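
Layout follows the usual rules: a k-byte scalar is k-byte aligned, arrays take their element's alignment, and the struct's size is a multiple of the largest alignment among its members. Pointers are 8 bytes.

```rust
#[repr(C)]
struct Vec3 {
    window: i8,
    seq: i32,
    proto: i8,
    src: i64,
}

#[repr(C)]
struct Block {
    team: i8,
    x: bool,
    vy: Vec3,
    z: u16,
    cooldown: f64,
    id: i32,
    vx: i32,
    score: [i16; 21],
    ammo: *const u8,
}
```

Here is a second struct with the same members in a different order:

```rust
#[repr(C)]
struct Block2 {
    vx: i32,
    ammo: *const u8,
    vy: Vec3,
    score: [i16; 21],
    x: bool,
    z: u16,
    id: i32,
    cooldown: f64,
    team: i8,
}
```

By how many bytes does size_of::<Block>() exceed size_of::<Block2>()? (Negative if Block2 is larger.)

Vec3: window at 0 (size 1, align 1) → ends 1; pad 3 to align 4 for seq; seq at 4 (size 4, align 4) → ends 8; proto at 8 (size 1, align 1) → ends 9; pad 7 to align 8 for src; src at 16 (size 8, align 8) → ends 24; total 24 bytes, alignment 8
team at 0 (size 1, align 1) → ends 1
x at 1 (size 1, align 1) → ends 2
pad 6 to align 8 for vy
vy at 8 (size 24, align 8) → ends 32
z at 32 (size 2, align 2) → ends 34
pad 6 to align 8 for cooldown
cooldown at 40 (size 8, align 8) → ends 48
id at 48 (size 4, align 4) → ends 52
vx at 52 (size 4, align 4) → ends 56
score at 56 (size 42, align 2) → ends 98
pad 6 to align 8 for ammo
ammo at 104 (size 8, align 8) → ends 112
total 112 bytes, alignment 8
— Block2 —
vx at 0 (size 4, align 4) → ends 4
pad 4 to align 8 for ammo
ammo at 8 (size 8, align 8) → ends 16
vy at 16 (size 24, align 8) → ends 40
score at 40 (size 42, align 2) → ends 82
x at 82 (size 1, align 1) → ends 83
pad 1 to align 2 for z
z at 84 (size 2, align 2) → ends 86
pad 2 to align 4 for id
id at 88 (size 4, align 4) → ends 92
pad 4 to align 8 for cooldown
cooldown at 96 (size 8, align 8) → ends 104
team at 104 (size 1, align 1) → ends 105
tail pad 7 to reach multiple of 8
total 112 bytes, alignment 8
112 − 112 = 0

0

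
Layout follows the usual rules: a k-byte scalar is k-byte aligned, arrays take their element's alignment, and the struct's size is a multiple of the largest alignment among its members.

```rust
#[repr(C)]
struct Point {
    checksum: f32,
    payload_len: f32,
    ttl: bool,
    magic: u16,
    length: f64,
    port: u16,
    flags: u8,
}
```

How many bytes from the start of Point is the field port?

0..4  checksum  (4B, 4-aligned)
4..8  payload_len  (4B, 4-aligned)
8..9  ttl  (1B, 1-aligned)
9..10  -- padding (1B)
10..12  magic  (2B, 2-aligned)
12..16  -- padding (4B)
16..24  length  (8B, 8-aligned)
24..26  port  (2B, 2-aligned)

24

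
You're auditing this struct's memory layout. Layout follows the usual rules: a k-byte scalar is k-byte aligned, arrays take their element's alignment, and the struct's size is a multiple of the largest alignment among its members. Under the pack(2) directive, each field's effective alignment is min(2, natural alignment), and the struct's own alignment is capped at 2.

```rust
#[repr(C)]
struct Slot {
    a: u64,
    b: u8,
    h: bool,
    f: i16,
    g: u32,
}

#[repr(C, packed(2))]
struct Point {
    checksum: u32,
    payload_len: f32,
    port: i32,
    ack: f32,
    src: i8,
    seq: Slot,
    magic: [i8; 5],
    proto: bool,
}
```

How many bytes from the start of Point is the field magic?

Slot: 0..8  a  (8B, 8-aligned); 8..9  b  (1B, 1-aligned); 9..10  h  (1B, 1-aligned); 10..12  f  (2B, 2-aligned); 12..16  g  (4B, 4-aligned); sizeof = 16, alignof = 8
0..4  checksum  (4B, 2-aligned)
4..8  payload_len  (4B, 2-aligned)
8..12  port  (4B, 2-aligned)
12..16  ack  (4B, 2-aligned)
16..17  src  (1B, 1-aligned)
17..18  -- padding (1B)
18..34  seq  (16B, 2-aligned)
34..39  magic  (5B, 1-aligned)

34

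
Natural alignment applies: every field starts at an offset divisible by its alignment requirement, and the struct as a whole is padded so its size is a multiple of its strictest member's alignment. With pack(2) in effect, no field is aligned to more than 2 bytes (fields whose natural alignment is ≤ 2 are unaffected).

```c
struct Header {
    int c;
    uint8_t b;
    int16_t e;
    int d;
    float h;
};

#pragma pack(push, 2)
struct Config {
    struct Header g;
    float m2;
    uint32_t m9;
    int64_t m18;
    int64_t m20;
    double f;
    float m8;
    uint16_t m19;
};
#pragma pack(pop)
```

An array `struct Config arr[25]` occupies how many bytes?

1350

Header: @0: c [4B, align 4] → 4; @4: b [1B, align 1] → 5; +1 pad (align 2); @6: e [2B, align 2] → 8; @8: d [4B, align 4] → 12; @12: h [4B, align 4] → 16; size 16, align 4
@0: g [16B, align 2] → 16
@16: m2 [4B, align 2] → 20
@20: m9 [4B, align 2] → 24
@24: m18 [8B, align 2] → 32
@32: m20 [8B, align 2] → 40
@40: f [8B, align 2] → 48
@48: m8 [4B, align 2] → 52
@52: m19 [2B, align 2] → 54
size 54, align 2
array of 25: 25 × 54 = 1350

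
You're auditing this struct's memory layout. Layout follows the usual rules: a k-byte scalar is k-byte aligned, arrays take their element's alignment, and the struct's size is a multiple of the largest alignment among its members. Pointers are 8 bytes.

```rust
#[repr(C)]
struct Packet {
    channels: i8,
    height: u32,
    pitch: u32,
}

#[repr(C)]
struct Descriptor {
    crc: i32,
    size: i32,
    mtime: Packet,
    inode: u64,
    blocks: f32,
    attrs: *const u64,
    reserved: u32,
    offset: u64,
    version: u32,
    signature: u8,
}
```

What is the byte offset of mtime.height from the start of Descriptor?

12

Packet: 0..1  channels  (1B, 1-aligned); 1..4  -- padding (3B); 4..8  height  (4B, 4-aligned); 8..12  pitch  (4B, 4-aligned); sizeof = 12, alignof = 4
0..4  crc  (4B, 4-aligned)
4..8  size  (4B, 4-aligned)
8..20  mtime  (12B, 4-aligned)
within Packet: height at 4
8 + 4 = 12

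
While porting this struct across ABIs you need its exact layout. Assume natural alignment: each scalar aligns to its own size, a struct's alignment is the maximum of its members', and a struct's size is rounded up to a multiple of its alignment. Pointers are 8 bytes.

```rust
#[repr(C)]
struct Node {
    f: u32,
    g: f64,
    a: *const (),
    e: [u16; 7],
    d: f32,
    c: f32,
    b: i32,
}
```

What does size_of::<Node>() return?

@0: f [4B, align 4] → 4
+4 pad (align 8)
@8: g [8B, align 8] → 16
@16: a [8B, align 8] → 24
@24: e [14B, align 2] → 38
+2 pad (align 4)
@40: d [4B, align 4] → 44
@44: c [4B, align 4] → 48
@48: b [4B, align 4] → 52
+4 tail pad (align 8)
size 56, align 8

56 bytes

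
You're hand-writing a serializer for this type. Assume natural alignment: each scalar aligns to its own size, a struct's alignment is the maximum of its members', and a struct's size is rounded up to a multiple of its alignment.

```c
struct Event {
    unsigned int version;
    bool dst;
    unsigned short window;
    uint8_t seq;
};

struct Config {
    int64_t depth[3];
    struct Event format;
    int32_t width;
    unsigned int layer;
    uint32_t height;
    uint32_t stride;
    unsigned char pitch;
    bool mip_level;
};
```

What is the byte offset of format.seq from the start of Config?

Event: version at 0 (size 4, align 4) → ends 4; dst at 4 (size 1, align 1) → ends 5; pad 1 to align 2 for window; window at 6 (size 2, align 2) → ends 8; seq at 8 (size 1, align 1) → ends 9; tail pad 3 to reach multiple of 4; total 12 bytes, alignment 4
depth at 0 (size 24, align 8) → ends 24
format at 24 (size 12, align 4) → ends 36
within Event: seq at 8
24 + 8 = 32

32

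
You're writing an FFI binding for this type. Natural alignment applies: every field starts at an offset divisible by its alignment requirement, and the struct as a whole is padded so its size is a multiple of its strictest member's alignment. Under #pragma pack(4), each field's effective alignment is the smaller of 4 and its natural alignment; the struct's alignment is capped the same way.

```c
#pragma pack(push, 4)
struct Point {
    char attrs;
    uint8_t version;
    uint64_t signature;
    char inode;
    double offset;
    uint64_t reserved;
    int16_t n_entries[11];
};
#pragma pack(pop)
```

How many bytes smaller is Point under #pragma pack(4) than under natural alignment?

natural layout:
  0..1  attrs  (1B, 1-aligned)
  1..2  version  (1B, 1-aligned)
  2..8  -- padding (6B)
  8..16  signature  (8B, 8-aligned)
  16..17  inode  (1B, 1-aligned)
  17..24  -- padding (7B)
  24..32  offset  (8B, 8-aligned)
  32..40  reserved  (8B, 8-aligned)
  40..62  n_entries  (22B, 2-aligned)
  62..64  -- tail padding (2B)
  sizeof = 64, alignof = 8
packed(4) layout:
  0..1  attrs  (1B, 1-aligned)
  1..2  version  (1B, 1-aligned)
  2..4  -- padding (2B)
  4..12  signature  (8B, 4-aligned)
  12..13  inode  (1B, 1-aligned)
  13..16  -- padding (3B)
  16..24  offset  (8B, 4-aligned)
  24..32  reserved  (8B, 4-aligned)
  32..54  n_entries  (22B, 2-aligned)
  54..56  -- tail padding (2B)
  sizeof = 56, alignof = 4
64 − 56 = 8

8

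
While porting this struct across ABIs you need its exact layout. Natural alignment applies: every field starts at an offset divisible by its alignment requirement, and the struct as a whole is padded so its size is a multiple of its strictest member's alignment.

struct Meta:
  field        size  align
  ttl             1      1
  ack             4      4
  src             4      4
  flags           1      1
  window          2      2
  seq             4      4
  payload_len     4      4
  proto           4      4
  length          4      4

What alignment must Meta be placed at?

4

member alignments: ttl=1, ack=4, src=4, flags=1, window=2, seq=4, payload_len=4, proto=4, length=4
max = 4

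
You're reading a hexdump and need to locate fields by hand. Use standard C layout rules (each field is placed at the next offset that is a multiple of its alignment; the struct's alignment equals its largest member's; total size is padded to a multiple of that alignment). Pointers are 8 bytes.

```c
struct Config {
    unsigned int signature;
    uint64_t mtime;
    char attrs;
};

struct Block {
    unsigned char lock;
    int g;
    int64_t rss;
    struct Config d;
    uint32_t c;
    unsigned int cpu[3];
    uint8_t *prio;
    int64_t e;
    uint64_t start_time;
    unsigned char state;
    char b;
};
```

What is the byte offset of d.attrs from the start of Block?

32

Config: @0: signature [4B, align 4] → 4; +4 pad (align 8); @8: mtime [8B, align 8] → 16; @16: attrs [1B, align 1] → 17; +7 tail pad (align 8); size 24, align 8
@0: lock [1B, align 1] → 1
+3 pad (align 4)
@4: g [4B, align 4] → 8
@8: rss [8B, align 8] → 16
@16: d [24B, align 8] → 40
within Config: attrs at 16
16 + 16 = 32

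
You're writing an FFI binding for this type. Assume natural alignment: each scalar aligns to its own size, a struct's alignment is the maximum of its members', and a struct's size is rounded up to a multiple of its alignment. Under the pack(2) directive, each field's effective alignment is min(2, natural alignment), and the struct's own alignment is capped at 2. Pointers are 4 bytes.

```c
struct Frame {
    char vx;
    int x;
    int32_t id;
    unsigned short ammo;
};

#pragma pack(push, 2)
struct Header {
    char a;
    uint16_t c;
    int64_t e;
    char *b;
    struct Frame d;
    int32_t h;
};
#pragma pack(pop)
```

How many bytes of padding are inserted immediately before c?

Frame: @0: vx [1B, align 1] → 1; +3 pad (align 4); @4: x [4B, align 4] → 8; @8: id [4B, align 4] → 12; @12: ammo [2B, align 2] → 14; +2 tail pad (align 4); size 16, align 4
@0: a [1B, align 1] → 1
+1 pad (align 2)
@2: c [2B, align 2] → 4

1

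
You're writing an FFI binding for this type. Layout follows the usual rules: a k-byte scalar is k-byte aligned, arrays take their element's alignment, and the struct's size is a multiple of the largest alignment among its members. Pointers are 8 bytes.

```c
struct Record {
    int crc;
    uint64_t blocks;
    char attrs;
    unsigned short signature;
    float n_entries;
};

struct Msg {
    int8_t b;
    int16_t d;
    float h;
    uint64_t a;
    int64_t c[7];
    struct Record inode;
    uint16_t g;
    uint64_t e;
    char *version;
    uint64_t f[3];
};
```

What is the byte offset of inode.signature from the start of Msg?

Record: crc at 0 (size 4, align 4) → ends 4; pad 4 to align 8 for blocks; blocks at 8 (size 8, align 8) → ends 16; attrs at 16 (size 1, align 1) → ends 17; pad 1 to align 2 for signature; signature at 18 (size 2, align 2) → ends 20; n_entries at 20 (size 4, align 4) → ends 24; total 24 bytes, alignment 8
b at 0 (size 1, align 1) → ends 1
pad 1 to align 2 for d
d at 2 (size 2, align 2) → ends 4
h at 4 (size 4, align 4) → ends 8
a at 8 (size 8, align 8) → ends 16
c at 16 (size 56, align 8) → ends 72
inode at 72 (size 24, align 8) → ends 96
within Record: signature at 18
72 + 18 = 90

90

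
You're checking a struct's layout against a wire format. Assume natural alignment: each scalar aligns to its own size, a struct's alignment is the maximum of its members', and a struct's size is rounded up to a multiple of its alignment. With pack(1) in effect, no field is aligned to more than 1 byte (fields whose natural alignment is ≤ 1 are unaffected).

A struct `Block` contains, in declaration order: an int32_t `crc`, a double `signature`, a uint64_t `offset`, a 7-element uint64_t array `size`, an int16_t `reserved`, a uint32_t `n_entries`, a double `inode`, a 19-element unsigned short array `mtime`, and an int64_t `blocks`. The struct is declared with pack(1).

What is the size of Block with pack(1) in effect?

@0: crc [4B, align 1] → 4
@4: signature [8B, align 1] → 12
@12: offset [8B, align 1] → 20
@20: size [56B, align 1] → 76
@76: reserved [2B, align 1] → 78
@78: n_entries [4B, align 1] → 82
@82: inode [8B, align 1] → 90
@90: mtime [38B, align 1] → 128
@128: blocks [8B, align 1] → 136
size 136, align 1

136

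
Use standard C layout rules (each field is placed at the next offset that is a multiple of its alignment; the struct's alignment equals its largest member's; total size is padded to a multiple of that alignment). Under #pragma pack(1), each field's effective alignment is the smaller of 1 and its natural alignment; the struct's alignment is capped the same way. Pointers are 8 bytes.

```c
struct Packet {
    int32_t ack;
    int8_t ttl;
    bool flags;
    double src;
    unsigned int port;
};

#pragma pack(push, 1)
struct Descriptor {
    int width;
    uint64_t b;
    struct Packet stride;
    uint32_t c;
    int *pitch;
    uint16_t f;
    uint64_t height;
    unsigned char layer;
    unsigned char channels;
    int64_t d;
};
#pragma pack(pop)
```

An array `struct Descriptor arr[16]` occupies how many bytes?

Packet: 0..4  ack  (4B, 4-aligned); 4..5  ttl  (1B, 1-aligned); 5..6  flags  (1B, 1-aligned); 6..8  -- padding (2B); 8..16  src  (8B, 8-aligned); 16..20  port  (4B, 4-aligned); 20..24  -- tail padding (4B); sizeof = 24, alignof = 8
0..4  width  (4B, 1-aligned)
4..12  b  (8B, 1-aligned)
12..36  stride  (24B, 1-aligned)
36..40  c  (4B, 1-aligned)
40..48  pitch  (8B, 1-aligned)
48..50  f  (2B, 1-aligned)
50..58  height  (8B, 1-aligned)
58..59  layer  (1B, 1-aligned)
59..60  channels  (1B, 1-aligned)
60..68  d  (8B, 1-aligned)
sizeof = 68, alignof = 1
array of 16: 16 × 68 = 1088

1088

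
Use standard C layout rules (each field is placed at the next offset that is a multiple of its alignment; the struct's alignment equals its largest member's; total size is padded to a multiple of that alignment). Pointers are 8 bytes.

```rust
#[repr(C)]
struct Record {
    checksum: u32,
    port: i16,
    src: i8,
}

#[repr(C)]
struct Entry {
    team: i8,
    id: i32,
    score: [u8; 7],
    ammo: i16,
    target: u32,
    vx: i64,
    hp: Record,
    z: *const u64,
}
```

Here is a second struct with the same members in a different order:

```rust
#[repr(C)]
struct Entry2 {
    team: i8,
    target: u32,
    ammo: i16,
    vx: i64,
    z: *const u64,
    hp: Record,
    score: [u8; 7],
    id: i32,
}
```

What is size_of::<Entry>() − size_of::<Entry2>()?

-8

Record: 0..4  checksum  (4B, 4-aligned); 4..6  port  (2B, 2-aligned); 6..7  src  (1B, 1-aligned); 7..8  -- tail padding (1B); sizeof = 8, alignof = 4
0..1  team  (1B, 1-aligned)
1..4  -- padding (3B)
4..8  id  (4B, 4-aligned)
8..15  score  (7B, 1-aligned)
15..16  -- padding (1B)
16..18  ammo  (2B, 2-aligned)
18..20  -- padding (2B)
20..24  target  (4B, 4-aligned)
24..32  vx  (8B, 8-aligned)
32..40  hp  (8B, 4-aligned)
40..48  z  (8B, 8-aligned)
sizeof = 48, alignof = 8
— Entry2 —
0..1  team  (1B, 1-aligned)
1..4  -- padding (3B)
4..8  target  (4B, 4-aligned)
8..10  ammo  (2B, 2-aligned)
10..16  -- padding (6B)
16..24  vx  (8B, 8-aligned)
24..32  z  (8B, 8-aligned)
32..40  hp  (8B, 4-aligned)
40..47  score  (7B, 1-aligned)
47..48  -- padding (1B)
48..52  id  (4B, 4-aligned)
52..56  -- tail padding (4B)
sizeof = 56, alignof = 8
48 − 56 = -8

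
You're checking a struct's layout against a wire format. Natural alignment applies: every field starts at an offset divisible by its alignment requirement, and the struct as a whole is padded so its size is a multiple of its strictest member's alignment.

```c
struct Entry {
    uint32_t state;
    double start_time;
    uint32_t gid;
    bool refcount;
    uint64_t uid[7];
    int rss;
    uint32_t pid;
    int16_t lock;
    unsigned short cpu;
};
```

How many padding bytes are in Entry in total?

state at 0 (size 4, align 4) → ends 4
pad 4 to align 8 for start_time
start_time at 8 (size 8, align 8) → ends 16
gid at 16 (size 4, align 4) → ends 20
refcount at 20 (size 1, align 1) → ends 21
pad 3 to align 8 for uid
uid at 24 (size 56, align 8) → ends 80
rss at 80 (size 4, align 4) → ends 84
pid at 84 (size 4, align 4) → ends 88
lock at 88 (size 2, align 2) → ends 90
cpu at 90 (size 2, align 2) → ends 92
tail pad 4 to reach multiple of 8
total 96 bytes, alignment 8
data bytes 85, size 96 → padding 11

11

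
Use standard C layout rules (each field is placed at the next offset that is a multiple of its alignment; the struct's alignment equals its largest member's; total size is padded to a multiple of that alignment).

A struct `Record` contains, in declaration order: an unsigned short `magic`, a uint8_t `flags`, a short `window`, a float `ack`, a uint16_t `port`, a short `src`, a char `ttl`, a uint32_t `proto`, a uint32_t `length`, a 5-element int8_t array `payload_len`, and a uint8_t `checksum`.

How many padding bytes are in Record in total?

@0: magic [2B, align 2] → 2
@2: flags [1B, align 1] → 3
+1 pad (align 2)
@4: window [2B, align 2] → 6
+2 pad (align 4)
@8: ack [4B, align 4] → 12
@12: port [2B, align 2] → 14
@14: src [2B, align 2] → 16
@16: ttl [1B, align 1] → 17
+3 pad (align 4)
@20: proto [4B, align 4] → 24
@24: length [4B, align 4] → 28
@28: payload_len [5B, align 1] → 33
@33: checksum [1B, align 1] → 34
+2 tail pad (align 4)
size 36, align 4
data bytes 28, size 36 → padding 8

8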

###

#### [TASK TO CARRY OUT]
Looking at the records above, how many lines contain "declaration"? Answer with the number alone.

#### [WRITTEN ANSWER]
2